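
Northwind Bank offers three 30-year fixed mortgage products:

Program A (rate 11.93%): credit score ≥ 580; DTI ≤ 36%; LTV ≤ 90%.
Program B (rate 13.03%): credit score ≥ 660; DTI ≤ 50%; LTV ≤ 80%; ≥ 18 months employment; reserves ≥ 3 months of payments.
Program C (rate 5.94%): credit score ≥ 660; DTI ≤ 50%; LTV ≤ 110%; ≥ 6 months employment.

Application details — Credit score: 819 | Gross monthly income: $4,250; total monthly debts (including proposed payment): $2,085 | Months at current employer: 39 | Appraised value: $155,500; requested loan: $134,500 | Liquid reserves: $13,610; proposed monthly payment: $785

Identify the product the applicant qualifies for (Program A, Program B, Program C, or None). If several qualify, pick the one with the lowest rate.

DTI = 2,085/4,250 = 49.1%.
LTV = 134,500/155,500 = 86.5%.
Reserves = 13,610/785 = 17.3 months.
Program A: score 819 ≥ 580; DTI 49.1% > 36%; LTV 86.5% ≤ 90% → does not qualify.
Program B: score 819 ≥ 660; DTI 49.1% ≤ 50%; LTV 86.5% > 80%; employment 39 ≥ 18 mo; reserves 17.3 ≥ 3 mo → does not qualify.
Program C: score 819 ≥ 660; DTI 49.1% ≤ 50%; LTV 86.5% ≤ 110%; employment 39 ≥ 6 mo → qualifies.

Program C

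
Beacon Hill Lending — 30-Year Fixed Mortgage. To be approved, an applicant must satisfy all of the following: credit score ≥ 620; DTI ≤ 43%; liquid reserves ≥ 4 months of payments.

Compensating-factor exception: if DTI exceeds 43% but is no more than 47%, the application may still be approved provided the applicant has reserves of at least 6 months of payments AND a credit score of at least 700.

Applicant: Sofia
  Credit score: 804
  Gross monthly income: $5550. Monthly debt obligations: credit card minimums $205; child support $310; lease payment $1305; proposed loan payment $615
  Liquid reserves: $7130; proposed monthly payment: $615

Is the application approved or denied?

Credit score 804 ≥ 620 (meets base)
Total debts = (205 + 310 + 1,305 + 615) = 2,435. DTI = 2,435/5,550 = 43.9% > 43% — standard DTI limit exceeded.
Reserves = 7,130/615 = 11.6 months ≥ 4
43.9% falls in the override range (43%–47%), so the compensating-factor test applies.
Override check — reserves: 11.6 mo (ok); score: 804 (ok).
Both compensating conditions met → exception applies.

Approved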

+ + + + + + +

Across all the lines of the data, count those that include the word "loan" and reply with that number only.

2